— TO DO —
Set down the data that follows again, exactly as written.

— MATERIAL SHOWN —
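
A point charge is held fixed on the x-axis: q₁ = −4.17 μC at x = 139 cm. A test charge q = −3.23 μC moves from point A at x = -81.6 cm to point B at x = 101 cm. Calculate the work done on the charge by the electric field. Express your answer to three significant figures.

The work done by the electric force is W_field = −ΔU = −q(V_B − V_A) = q(V_A − V_B).
At A: distance to the source charge is 2.21 m; V_A = kq₁/r = -1.70×10⁴ V.
At B: distance to the source charge is 0.380 m; V_B = kq₁/r = -9.87×10⁴ V.
ΔV = V_B − V_A = -8.17×10⁴ V.
W_field = −qΔV = −(-3.23×10⁻⁶ C)(-8.17×10⁴ V) = -0.264 J.

-0.264 J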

— WORKED SOLUTION —
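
A point charge is held fixed on the x-axis: q₁ = −4.17 μC at x = 139 cm. A test charge q = −3.23 μC moves from point A at x = -81.6 cm to point B at x = 101 cm. Calculate the work done on the charge by the electric field. Express your answer to three significant figures.

The work done by the electric force is W_field = −ΔU = −q(V_B − V_A) = q(V_A − V_B).
At A: distance to the source charge is 2.21 m; V_A = kq₁/r = -1.70×10⁴ V.
At B: distance to the source charge is 0.380 m; V_B = kq₁/r = -9.87×10⁴ V.
ΔV = V_B − V_A = -8.17×10⁴ V.
W_field = −qΔV = −(-3.23×10⁻⁶ C)(-8.17×10⁴ V) = -0.264 J.

-0.264 J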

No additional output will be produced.